TASK PROMPT >> In the entries below, find the lines with the word "full" and copy them.

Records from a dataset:
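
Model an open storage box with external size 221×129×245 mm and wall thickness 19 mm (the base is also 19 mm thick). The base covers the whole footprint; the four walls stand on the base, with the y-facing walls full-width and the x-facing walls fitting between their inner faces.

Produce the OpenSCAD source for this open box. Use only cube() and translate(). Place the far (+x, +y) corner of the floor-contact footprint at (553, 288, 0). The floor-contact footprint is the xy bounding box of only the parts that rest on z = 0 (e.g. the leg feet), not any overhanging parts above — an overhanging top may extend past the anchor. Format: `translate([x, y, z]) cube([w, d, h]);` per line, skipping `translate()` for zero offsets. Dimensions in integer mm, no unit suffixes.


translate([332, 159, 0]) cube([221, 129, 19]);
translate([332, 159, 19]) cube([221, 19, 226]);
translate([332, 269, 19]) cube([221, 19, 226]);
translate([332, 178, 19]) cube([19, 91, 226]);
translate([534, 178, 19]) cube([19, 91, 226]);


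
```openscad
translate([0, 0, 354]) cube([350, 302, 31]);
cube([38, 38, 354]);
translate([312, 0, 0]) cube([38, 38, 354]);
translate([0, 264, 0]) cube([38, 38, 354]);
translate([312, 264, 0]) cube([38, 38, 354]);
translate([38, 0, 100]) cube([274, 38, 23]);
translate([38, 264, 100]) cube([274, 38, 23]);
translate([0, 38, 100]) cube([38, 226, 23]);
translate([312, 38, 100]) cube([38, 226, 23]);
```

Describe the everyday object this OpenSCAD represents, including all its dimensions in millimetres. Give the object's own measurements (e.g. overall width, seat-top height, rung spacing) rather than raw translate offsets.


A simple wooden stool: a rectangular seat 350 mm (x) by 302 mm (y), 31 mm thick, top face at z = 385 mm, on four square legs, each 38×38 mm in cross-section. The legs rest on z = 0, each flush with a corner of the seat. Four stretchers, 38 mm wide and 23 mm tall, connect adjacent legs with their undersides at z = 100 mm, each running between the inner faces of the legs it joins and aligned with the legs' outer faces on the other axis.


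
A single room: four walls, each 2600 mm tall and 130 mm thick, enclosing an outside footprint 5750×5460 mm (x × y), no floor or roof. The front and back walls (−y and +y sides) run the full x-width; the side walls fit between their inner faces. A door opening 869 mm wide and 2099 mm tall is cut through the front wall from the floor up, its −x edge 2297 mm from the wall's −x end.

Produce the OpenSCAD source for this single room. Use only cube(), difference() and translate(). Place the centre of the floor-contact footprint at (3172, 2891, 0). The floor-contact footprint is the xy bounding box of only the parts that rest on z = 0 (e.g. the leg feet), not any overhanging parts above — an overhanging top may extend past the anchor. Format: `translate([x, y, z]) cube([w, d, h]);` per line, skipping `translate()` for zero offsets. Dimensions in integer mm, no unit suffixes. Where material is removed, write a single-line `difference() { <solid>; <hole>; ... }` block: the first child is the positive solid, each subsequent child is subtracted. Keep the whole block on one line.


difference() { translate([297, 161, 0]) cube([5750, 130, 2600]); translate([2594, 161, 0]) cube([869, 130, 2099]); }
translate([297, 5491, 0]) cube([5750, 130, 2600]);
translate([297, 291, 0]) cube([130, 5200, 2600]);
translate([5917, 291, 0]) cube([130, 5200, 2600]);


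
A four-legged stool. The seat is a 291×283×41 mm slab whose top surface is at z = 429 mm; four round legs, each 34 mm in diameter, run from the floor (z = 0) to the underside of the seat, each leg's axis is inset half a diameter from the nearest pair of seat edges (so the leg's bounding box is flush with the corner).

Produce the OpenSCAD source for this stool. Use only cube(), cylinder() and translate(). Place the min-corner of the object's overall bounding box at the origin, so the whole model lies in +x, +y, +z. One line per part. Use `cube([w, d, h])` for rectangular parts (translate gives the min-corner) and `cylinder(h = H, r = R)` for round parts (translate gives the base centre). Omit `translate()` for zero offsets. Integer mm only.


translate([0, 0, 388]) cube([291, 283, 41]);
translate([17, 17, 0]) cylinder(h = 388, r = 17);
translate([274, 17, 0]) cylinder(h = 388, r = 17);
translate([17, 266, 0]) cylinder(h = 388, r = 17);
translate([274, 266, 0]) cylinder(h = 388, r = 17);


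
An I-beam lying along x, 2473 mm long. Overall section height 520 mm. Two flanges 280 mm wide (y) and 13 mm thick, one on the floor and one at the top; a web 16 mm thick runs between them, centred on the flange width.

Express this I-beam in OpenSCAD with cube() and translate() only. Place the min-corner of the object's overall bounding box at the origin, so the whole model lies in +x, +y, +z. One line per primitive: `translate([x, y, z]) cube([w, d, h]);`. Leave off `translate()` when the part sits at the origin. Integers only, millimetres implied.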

SOLUTION FOR THIS PROBLEM >>
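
Model an open storage box with external size 221×129×245 mm and wall thickness 19 mm (the base is also 19 mm thick). The base covers the whole footprint; the four walls stand on the base, with the y-facing walls full-width and the x-facing walls fitting between their inner faces.
A single room: four walls, each 2600 mm tall and 130 mm thick, enclosing an outside footprint 5750×5460 mm (x × y), no floor or roof. The front and back walls (−y and +y sides) run the full x-width; the side walls fit between their inner faces. A door opening 869 mm wide and 2099 mm tall is cut through the front wall from the floor up, its −x edge 2297 mm from the wall's −x end.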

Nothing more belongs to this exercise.